[Records drawn from a dataset]

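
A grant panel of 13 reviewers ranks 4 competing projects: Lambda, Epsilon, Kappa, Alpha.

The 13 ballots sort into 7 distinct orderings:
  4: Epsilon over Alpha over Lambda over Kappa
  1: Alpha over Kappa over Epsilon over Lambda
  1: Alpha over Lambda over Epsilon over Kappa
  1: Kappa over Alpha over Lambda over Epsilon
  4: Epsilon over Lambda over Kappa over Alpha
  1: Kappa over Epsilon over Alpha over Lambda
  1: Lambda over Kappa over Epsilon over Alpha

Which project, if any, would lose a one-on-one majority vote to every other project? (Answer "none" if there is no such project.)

Pairwise majorities:
Lambda vs Epsilon: 3 to 10, Epsilon.
Lambda vs Kappa: Lambda preferred on 4+1+4+1 = 10 ballots; Lambda wins 10–3.
Lambda–Alpha: Alpha 8–5.
Epsilon vs Kappa: 4+1+4 = 9 for Epsilon, 4 for Kappa — Epsilon by 9–4.
Epsilon vs Alpha: 4+4+1+1 = 10 for Epsilon, 3 for Alpha — Epsilon by 10–3.
Kappa vs Alpha: 7 to 6, Kappa.
No project is winless: Lambda beats Kappa; Epsilon beats Lambda; Kappa beats Alpha; Alpha beats Lambda. There is no Condorcet loser.

none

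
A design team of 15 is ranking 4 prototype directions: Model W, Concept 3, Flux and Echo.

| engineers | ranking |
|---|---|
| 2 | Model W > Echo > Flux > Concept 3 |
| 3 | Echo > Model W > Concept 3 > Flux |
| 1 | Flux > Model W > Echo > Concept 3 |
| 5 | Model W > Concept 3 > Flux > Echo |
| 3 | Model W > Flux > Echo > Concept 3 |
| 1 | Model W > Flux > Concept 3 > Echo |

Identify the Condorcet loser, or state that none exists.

Pairwise majorities:
Model W vs Concept 3: 2+3+1+5+3+1 = 15 for Model W, 0 for Concept 3 — Model W by 15–0.
Model W vs Flux: Model W wins 14–1.
Model W vs Echo: Model W wins 12–3.
Concept 3 vs Flux: Concept 3, 8–7.
Concept 3 vs Echo: 6 to 9, Echo.
Flux vs Echo: Flux wins 10–5.
No design is winless: Model W beats Concept 3; Concept 3 beats Flux; Flux beats Echo; Echo beats Concept 3. There is no Condorcet loser.

none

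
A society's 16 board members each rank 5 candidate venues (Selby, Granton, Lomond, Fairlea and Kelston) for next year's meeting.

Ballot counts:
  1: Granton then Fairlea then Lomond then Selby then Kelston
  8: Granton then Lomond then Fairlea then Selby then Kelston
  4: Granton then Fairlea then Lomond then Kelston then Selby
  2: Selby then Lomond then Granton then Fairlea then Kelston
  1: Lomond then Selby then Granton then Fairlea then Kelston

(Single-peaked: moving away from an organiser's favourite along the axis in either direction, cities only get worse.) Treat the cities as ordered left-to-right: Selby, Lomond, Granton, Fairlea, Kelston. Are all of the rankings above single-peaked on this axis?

Axis positions: Selby=1, Lomond=2, Granton=3, Fairlea=4, Kelston=5.
Faction 1 (peak Granton at position 3): ranking walks positions 3-4-2-1-5, expanding outward from the peak — single-peaked.
Faction 2 (peak Granton at position 3): ranking walks positions 3-2-4-1-5, expanding outward from the peak — single-peaked.
Faction 3 (peak Granton at position 3): ranking walks positions 3-4-2-5-1, expanding outward from the peak — single-peaked.
Faction 4 (peak Selby at position 1): ranking walks positions 1-2-3-4-5, expanding outward from the peak — single-peaked.
Faction 5 (peak Lomond at position 2): ranking walks positions 2-1-3-4-5, expanding outward from the peak — single-peaked.
Every ranking is single-peaked on this axis.

yes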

* _WORK REQUEST_:
In the entries above, find the line with "The 13 ballots" and the line with "1: Lambda over", then set down exactly those two and every line between them, nothing else.

* _TASK SOLUTION_:
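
The 13 ballots sort into 7 distinct orderings:
  4: Epsilon over Alpha over Lambda over Kappa
  1: Alpha over Kappa over Epsilon over Lambda
  1: Alpha over Lambda over Epsilon over Kappa
  1: Kappa over Alpha over Lambda over Epsilon
  4: Epsilon over Lambda over Kappa over Alpha
  1: Kappa over Epsilon over Alpha over Lambda
  1: Lambda over Kappa over Epsilon over Alpha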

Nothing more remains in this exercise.